## Input material
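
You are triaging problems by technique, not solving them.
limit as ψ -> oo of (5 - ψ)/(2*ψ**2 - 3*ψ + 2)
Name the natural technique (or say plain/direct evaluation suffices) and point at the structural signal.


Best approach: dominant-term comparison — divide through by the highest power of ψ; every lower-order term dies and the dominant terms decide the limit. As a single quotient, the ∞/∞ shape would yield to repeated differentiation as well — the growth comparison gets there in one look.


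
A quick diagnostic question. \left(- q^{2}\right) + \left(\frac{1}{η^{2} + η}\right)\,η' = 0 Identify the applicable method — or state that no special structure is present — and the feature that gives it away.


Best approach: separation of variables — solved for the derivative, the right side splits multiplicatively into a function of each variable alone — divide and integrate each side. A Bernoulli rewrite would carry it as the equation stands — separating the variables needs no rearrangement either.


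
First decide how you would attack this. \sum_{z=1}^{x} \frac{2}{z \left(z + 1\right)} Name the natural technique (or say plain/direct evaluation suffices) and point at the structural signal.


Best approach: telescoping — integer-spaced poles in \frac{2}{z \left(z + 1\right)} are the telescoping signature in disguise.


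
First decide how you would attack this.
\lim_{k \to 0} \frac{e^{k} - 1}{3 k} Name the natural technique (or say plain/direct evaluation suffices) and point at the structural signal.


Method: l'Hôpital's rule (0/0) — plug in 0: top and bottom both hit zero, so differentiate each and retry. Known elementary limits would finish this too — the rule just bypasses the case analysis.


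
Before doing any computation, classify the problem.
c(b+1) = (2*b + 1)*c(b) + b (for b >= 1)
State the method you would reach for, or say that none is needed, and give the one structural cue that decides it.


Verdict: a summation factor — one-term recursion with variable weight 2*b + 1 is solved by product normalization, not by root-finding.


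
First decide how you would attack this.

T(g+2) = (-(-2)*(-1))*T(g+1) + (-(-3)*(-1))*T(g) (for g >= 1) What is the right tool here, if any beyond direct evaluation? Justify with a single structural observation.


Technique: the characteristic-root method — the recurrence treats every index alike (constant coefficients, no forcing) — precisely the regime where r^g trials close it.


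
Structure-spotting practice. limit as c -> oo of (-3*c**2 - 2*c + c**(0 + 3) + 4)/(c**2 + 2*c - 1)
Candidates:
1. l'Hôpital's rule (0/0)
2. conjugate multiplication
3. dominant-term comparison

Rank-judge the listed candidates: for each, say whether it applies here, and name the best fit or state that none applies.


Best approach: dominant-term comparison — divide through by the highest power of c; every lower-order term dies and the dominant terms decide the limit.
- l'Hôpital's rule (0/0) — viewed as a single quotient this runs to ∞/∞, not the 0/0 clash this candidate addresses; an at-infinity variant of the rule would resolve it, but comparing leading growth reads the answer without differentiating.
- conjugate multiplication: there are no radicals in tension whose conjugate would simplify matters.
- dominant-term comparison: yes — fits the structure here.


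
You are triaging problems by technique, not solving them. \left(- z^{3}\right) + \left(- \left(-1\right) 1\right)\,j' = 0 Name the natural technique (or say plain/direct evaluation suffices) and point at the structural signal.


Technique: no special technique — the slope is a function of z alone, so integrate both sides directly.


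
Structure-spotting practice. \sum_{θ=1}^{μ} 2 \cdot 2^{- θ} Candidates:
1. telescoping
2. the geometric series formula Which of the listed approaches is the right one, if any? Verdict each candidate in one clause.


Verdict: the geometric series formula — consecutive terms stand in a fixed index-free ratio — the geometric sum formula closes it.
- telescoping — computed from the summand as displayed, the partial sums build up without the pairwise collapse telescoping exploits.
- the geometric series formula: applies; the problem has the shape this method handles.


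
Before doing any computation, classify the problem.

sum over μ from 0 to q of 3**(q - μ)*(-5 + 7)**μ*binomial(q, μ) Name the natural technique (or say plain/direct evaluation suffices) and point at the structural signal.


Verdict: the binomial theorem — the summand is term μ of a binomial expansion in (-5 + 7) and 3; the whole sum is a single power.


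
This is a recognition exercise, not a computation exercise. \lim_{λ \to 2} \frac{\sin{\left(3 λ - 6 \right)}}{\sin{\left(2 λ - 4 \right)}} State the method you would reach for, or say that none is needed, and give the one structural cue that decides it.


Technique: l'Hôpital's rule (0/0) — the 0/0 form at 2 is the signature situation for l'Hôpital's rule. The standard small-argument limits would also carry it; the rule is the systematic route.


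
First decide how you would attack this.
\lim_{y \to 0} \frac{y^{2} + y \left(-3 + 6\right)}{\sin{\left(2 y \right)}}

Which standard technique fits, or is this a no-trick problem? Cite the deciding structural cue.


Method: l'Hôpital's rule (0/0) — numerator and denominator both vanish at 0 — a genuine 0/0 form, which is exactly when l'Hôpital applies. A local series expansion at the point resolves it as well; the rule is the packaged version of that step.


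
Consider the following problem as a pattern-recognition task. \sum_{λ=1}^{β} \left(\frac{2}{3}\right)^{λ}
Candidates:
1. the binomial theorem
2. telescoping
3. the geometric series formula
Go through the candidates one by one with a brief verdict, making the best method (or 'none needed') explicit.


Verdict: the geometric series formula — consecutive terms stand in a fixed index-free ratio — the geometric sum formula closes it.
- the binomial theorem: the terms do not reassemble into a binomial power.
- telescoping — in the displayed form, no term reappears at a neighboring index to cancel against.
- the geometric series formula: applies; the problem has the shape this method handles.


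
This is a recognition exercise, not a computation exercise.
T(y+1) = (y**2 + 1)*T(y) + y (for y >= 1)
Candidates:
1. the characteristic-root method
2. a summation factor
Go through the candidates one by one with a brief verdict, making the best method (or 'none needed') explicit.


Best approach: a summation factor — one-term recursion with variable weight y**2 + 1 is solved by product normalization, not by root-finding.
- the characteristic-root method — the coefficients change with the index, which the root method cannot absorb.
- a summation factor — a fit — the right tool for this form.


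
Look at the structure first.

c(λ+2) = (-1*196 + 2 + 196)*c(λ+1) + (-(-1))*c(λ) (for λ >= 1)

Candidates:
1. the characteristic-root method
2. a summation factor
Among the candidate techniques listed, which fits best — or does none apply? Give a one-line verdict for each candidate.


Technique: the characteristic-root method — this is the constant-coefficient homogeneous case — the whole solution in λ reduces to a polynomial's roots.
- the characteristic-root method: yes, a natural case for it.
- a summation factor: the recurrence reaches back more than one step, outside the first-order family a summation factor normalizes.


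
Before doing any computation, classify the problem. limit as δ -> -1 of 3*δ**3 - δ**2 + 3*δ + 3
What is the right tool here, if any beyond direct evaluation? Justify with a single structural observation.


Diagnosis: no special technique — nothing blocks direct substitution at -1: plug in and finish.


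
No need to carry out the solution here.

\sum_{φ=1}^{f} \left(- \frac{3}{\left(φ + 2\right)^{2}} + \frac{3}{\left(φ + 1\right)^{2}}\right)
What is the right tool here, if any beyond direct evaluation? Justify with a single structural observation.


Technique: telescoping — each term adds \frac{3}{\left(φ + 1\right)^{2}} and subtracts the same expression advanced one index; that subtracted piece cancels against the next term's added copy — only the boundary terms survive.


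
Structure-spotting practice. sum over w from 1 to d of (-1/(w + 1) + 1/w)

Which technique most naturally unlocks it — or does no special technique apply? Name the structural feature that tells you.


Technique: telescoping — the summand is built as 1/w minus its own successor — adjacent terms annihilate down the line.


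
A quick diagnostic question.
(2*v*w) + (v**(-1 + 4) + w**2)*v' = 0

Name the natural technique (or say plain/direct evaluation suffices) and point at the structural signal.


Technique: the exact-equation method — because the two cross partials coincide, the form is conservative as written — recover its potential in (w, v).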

* * *

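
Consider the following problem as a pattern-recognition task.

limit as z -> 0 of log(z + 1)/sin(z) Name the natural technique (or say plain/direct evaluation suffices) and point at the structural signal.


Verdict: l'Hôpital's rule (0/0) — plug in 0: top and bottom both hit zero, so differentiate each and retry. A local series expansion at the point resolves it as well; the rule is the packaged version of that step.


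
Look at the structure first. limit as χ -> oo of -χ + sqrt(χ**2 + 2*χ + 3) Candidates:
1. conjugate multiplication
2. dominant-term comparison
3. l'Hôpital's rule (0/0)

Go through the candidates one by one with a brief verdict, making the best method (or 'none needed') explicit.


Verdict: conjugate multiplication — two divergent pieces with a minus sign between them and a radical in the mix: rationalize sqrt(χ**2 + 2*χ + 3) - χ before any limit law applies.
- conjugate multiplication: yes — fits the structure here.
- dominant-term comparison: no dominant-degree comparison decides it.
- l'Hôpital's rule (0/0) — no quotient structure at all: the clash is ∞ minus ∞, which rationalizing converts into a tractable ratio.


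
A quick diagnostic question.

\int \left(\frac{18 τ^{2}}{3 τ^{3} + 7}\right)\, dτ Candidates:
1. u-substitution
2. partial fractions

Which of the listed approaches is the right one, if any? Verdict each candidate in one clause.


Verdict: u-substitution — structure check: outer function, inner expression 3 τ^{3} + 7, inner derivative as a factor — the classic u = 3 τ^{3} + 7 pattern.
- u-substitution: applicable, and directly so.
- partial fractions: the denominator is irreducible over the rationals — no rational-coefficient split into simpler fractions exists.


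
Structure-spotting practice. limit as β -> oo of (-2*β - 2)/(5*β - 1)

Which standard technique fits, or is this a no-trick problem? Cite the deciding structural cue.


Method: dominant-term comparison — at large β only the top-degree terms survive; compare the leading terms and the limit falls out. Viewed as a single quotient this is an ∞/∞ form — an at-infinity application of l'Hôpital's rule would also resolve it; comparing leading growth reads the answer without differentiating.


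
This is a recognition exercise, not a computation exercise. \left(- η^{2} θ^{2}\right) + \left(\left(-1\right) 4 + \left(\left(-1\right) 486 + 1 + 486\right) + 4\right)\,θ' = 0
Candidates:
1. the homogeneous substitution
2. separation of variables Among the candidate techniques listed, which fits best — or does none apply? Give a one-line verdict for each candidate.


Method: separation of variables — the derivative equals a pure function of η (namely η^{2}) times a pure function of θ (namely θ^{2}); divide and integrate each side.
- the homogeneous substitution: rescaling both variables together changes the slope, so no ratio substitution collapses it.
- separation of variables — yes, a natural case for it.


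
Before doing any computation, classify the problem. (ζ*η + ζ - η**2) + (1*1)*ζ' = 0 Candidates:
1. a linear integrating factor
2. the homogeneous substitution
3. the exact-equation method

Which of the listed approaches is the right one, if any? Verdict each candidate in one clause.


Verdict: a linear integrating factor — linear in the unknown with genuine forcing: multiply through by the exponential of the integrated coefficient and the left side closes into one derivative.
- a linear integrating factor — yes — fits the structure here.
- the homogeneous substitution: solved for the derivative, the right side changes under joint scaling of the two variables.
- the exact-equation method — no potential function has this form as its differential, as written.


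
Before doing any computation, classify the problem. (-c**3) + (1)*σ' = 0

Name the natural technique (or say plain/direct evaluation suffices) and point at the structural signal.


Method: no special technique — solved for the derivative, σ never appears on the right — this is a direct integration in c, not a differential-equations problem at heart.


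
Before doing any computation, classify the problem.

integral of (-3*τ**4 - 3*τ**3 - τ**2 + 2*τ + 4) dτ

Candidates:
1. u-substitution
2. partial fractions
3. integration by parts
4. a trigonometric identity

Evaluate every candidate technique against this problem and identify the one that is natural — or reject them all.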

## Task
Find how many lines of the entries contain "following". Respond with the number only.

## Your solution
2